** Data to examine follows **

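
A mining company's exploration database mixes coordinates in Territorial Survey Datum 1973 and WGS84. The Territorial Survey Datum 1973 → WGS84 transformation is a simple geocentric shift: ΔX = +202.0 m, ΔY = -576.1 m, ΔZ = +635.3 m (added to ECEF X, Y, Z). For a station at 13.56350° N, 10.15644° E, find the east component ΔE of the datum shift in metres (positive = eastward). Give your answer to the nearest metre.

ΔE = -603 m

At φ = 13.56350°, λ = 10.15644°: sin φ = 0.234523, cos φ = 0.972111, sin λ = 0.176336, cos λ = 0.984330.
ΔE = −sin λ·ΔX + cos λ·ΔY = −(0.176336)·(202.0) + (0.984330)·(-576.1) = -602.69 m.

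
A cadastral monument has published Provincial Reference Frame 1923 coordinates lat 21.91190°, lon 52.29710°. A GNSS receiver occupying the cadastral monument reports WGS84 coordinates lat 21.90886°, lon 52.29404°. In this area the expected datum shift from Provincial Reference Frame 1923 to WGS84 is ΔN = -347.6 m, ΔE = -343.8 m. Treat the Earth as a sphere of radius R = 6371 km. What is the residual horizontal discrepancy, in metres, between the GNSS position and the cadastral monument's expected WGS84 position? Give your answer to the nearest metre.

Observed coordinate differences: Δφ = -0.00304°, Δλ = -0.00306°.
Converting to metres (1° lat = 111195 m, cos φ = 0.927759): observed ΔN = -338.0 m, observed ΔE = -315.7 m.
Subtracting the expected shift leaves a residual of -338.0 − (-347.6) = 9.6 m north and -315.7 − (-343.8) = 28.1 m east.
Residual distance = √(9.6² + 28.1²) = 29.7 m.

30 m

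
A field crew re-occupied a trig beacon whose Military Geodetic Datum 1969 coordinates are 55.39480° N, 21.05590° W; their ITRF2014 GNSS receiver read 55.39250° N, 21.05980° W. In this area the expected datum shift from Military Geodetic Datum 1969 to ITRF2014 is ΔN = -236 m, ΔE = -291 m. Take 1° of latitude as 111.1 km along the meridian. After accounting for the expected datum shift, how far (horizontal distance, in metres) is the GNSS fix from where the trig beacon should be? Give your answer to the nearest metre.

Observed coordinate differences: Δφ = -0.00230°, Δλ = -0.00390°.
Converting to metres (1° lat = 111100 m, cos φ = 0.567918): observed ΔN = -255.5 m, observed ΔE = -246.1 m.
Subtracting the expected shift leaves a residual of -255.5 − (-236) = -19.5 m north and -246.1 − (-291) = 44.9 m east.
Residual distance = √((-19.5)² + 44.9²) = 49.0 m.

49 m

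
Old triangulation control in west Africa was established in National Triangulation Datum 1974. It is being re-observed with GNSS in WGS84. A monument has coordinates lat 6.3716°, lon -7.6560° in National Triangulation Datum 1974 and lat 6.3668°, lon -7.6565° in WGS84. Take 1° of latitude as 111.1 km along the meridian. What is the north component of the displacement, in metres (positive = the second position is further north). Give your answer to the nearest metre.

Δφ = 6.3668° − 6.3716° = -0.0048°; Δλ = -7.6565° − -7.6560° = -0.0005°.
ΔN = Δφ × 111100 = -533.3 m; ΔE = Δλ × 111100 × cos(6.3716°) = -0.0005 × 111100 × 0.993823 = -55.2 m.

ΔN = -533 m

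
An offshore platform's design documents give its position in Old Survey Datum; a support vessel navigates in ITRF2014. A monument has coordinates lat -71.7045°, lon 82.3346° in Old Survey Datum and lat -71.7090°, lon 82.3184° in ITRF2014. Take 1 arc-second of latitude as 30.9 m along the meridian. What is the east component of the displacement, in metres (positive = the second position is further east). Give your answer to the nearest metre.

Δφ = -71.7090° − -71.7045° = -0.0045°; Δλ = 82.3184° − 82.3346° = -0.0162°.
1° of latitude = 3600 × 30.90 = 111240 m.
ΔN = Δφ × 111240 = -500.6 m; ΔE = Δλ × 111240 × cos(-71.7045°) = -0.0162 × 111240 × 0.313918 = -565.7 m.

ΔE = -566 m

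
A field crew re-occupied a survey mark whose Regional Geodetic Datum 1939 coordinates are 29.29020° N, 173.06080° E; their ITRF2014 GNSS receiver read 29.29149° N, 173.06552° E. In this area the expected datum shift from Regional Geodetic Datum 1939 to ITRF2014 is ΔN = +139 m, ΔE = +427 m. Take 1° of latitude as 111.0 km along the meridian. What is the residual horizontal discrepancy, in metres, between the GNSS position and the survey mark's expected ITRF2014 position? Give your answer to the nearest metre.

30 m

Observed coordinate differences: Δφ = +0.00129°, Δλ = +0.00472°.
Converting to metres (1° lat = 111000 m, cos φ = 0.872153): observed ΔN = 143.2 m, observed ΔE = 456.9 m.
Subtracting the expected shift leaves a residual of 143.2 − (139) = 4.2 m north and 456.9 − (427) = 29.9 m east.
Residual distance = √(4.2² + 29.9²) = 30.2 m.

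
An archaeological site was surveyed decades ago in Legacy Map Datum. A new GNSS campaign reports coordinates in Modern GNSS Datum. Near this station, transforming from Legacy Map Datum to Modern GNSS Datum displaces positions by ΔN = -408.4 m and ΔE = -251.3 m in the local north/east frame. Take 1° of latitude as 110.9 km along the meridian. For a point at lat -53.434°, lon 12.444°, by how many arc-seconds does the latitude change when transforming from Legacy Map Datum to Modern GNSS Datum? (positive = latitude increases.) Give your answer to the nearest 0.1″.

1° of latitude = 110.9 km, so Δφ = -408.4 / 110900 = -0.0036826° = -13.257″.

Δφ = -13.3″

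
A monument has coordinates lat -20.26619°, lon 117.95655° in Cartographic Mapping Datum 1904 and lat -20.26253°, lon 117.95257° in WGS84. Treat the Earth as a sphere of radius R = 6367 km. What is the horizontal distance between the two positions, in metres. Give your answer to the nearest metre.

581 m

Δφ = -20.26253° − -20.26619° = +0.00366°; Δλ = 117.95257° − 117.95655° = -0.00398°.
1° along a meridian = πR/180 = 111125 m.
ΔN = Δφ × 111125 = 406.7 m; ΔE = Δλ × 111125 × cos(-20.26619°) = -0.00398 × 111125 × 0.938093 = -414.9 m.
Distance = √(ΔE² + ΔN²) = √((-414.9)² + 406.7²) = 581.0 m.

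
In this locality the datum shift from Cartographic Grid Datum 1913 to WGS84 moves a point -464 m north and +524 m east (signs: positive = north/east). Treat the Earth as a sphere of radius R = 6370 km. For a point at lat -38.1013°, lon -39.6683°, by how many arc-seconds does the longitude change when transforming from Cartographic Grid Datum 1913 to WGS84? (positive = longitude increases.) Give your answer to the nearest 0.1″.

Δλ = 21.6″

At latitude -38.1013°, cos φ = 0.786921.
One radian of longitude at latitude φ spans R cos φ, so Δλ = ΔE / (R cos φ) = 524.0 / (6370000 × 0.786921) = 1.0453e-04 rad = 21.562″.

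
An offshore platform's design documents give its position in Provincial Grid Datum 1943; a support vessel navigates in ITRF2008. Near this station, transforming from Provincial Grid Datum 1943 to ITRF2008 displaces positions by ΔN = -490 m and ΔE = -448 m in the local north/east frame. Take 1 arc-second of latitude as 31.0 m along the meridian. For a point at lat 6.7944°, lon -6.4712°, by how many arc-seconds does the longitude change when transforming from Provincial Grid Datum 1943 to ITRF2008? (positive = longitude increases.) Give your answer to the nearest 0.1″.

At latitude 6.7944°, cos φ = 0.992977.
1″ of longitude at this latitude = 31.00 × cos φ = 30.7823 m, so Δλ = -448.0 / 30.7823 = -14.554″.

Δλ = -14.6″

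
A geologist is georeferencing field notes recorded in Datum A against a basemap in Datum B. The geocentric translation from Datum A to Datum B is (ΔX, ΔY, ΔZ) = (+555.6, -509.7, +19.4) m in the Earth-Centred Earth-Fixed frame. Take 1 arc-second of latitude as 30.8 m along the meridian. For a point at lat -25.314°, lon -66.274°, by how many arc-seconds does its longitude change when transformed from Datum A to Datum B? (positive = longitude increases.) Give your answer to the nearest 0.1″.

Δλ = 10.9″

sin φ = -0.427579, cos φ = 0.903978, sin λ = -0.915480, cos λ = 0.402363.
East component: ΔE = −sin λ·ΔX + cos λ·ΔY = −(-0.915480)(555.6) + (0.402363)(-509.7) = 303.56 m.
1° of latitude spans 3600 × 30.80 = 110880 m; at latitude φ, 1° of longitude spans that × cos φ = 100233.1 m, so Δλ = 303.56 / 100233.1 × 3600 = 10.903″.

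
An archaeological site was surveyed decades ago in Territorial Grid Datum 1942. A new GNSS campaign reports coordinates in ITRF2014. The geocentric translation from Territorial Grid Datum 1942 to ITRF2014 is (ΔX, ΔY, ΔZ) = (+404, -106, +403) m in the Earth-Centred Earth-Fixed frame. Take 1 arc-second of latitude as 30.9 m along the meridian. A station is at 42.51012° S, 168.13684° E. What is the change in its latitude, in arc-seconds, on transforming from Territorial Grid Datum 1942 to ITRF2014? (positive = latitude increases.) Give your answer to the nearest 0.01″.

Δφ = 0.49″

sin φ = -0.675720, cos φ = 0.737158, sin λ = 0.205575, cos λ = -0.978641.
North component: ΔN = −sin φ cos λ·ΔX − sin φ sin λ·ΔY + cos φ·ΔZ = −(-0.675720)(-0.978641)(404) − (-0.675720)(0.205575)(-106) + (0.737158)(403) = 15.19 m.
1° of latitude spans 3600 × 30.90 = 111240 m, so Δφ = 15.19 / 111240 × 3600 = 0.492″.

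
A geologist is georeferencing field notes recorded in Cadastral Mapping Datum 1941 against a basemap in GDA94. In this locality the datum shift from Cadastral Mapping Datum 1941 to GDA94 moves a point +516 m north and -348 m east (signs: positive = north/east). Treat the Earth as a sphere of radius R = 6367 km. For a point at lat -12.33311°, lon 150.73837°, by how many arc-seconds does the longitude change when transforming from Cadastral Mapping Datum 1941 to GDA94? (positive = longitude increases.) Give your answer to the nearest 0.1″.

Δλ = -11.5″

At latitude -12.33311°, cos φ = 0.976922.
One radian of longitude at latitude φ spans R cos φ, so Δλ = ΔE / (R cos φ) = -348.0 / (6367000 × 0.976922) = -5.5948e-05 rad = -11.540″.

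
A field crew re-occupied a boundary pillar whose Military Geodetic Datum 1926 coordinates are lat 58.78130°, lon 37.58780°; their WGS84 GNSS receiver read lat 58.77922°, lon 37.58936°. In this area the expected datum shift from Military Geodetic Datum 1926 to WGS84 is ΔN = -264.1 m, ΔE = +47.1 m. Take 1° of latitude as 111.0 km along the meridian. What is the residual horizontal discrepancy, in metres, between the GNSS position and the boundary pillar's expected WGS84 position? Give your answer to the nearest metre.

Observed coordinate differences: Δφ = -0.00208°, Δλ = +0.00156°.
Converting to metres (1° lat = 111000 m, cos φ = 0.518306): observed ΔN = -230.9 m, observed ΔE = 89.7 m.
Subtracting the expected shift leaves a residual of -230.9 − (-264.1) = 33.2 m north and 89.7 − (47.1) = 42.6 m east.
Residual distance = √(33.2² + 42.6²) = 54.1 m.

54 m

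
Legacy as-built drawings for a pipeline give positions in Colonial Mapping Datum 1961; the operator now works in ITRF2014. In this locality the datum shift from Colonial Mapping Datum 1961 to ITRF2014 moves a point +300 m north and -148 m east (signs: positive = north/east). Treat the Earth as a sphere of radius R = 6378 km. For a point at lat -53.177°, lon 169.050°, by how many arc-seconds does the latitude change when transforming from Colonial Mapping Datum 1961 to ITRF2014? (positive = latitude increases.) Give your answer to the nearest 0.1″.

On a sphere of radius R, 1 rad of latitude = R, so Δφ = ΔN / R = 300.0 / 6378000 = 4.7037e-05 rad = 9.702″.

Δφ = 9.7″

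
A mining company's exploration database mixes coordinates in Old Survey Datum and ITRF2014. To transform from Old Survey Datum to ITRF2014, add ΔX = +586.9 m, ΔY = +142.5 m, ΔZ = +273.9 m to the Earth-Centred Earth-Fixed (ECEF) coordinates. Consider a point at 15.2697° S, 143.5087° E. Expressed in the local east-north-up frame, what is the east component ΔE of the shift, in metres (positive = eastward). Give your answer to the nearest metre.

ΔE = -464 m

The local east axis at (φ, λ) is (−sin λ, cos λ, 0), so ΔE = −sin(143.5087°)·586.9 + cos(143.5087°)·142.5 = -463.59 m.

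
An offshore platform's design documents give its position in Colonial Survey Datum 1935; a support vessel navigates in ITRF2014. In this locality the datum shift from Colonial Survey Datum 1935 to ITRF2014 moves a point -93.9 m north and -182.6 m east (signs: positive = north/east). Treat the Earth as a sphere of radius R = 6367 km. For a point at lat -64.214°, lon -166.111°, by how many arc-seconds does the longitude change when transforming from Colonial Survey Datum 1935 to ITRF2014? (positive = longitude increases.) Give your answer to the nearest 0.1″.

Δλ = -13.6″

At latitude -64.214°, cos φ = 0.435011.
One radian of longitude at latitude φ spans R cos φ, so Δλ = ΔE / (R cos φ) = -182.6 / (6367000 × 0.435011) = -6.5927e-05 rad = -13.598″.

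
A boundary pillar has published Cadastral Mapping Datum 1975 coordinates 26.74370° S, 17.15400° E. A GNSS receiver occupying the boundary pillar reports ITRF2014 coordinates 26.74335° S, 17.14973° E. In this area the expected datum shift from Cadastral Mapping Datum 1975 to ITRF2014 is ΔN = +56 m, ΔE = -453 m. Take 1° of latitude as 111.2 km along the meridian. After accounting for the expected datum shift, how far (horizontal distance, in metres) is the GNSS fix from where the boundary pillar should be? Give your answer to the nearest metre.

Observed coordinate differences: Δφ = +0.00035°, Δλ = -0.00427°.
Converting to metres (1° lat = 111200 m, cos φ = 0.893028): observed ΔN = 38.9 m, observed ΔE = -424.0 m.
Subtracting the expected shift leaves a residual of 38.9 − (56) = -17.1 m north and -424.0 − (-453) = 29.0 m east.
Residual distance = √((-17.1)² + 29.0²) = 33.6 m.

34 m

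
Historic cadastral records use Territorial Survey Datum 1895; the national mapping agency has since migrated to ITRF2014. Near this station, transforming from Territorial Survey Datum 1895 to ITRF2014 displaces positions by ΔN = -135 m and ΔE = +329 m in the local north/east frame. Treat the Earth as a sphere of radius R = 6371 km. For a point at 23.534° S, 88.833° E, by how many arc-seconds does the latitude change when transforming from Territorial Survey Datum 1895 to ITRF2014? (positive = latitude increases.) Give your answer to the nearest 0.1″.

On a sphere of radius R, 1 rad of latitude = R, so Δφ = ΔN / R = -135.0 / 6371000 = -2.1190e-05 rad = -4.371″.

Δφ = -4.4″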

** End of Data to examine **

No line before the one containing "A boundary pillar has" belongs in the answer; give again exactly that line and all lines after it through the end of the data.

> Final answer
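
A boundary pillar has published Cadastral Mapping Datum 1975 coordinates 26.74370° S, 17.15400° E. A GNSS receiver occupying the boundary pillar reports ITRF2014 coordinates 26.74335° S, 17.14973° E. In this area the expected datum shift from Cadastral Mapping Datum 1975 to ITRF2014 is ΔN = +56 m, ΔE = -453 m. Take 1° of latitude as 111.2 km along the meridian. After accounting for the expected datum shift, how far (horizontal distance, in metres) is the GNSS fix from where the boundary pillar should be? Give your answer to the nearest metre.

Observed coordinate differences: Δφ = +0.00035°, Δλ = -0.00427°.
Converting to metres (1° lat = 111200 m, cos φ = 0.893028): observed ΔN = 38.9 m, observed ΔE = -424.0 m.
Subtracting the expected shift leaves a residual of 38.9 − (56) = -17.1 m north and -424.0 − (-453) = 29.0 m east.
Residual distance = √((-17.1)² + 29.0²) = 33.6 m.

34 m

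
Historic cadastral records use Territorial Survey Datum 1895; the national mapping agency has since migrated to ITRF2014. Near this station, transforming from Territorial Survey Datum 1895 to ITRF2014 displaces positions by ΔN = -135 m and ΔE = +329 m in the local north/east frame. Treat the Earth as a sphere of radius R = 6371 km. For a point at 23.534° S, 88.833° E, by how many arc-seconds does the latitude change when transforming from Territorial Survey Datum 1895 to ITRF2014? (positive = latitude increases.) Give your answer to the nearest 0.1″.

On a sphere of radius R, 1 rad of latitude = R, so Δφ = ΔN / R = -135.0 / 6371000 = -2.1190e-05 rad = -4.371″.

Δφ = -4.4″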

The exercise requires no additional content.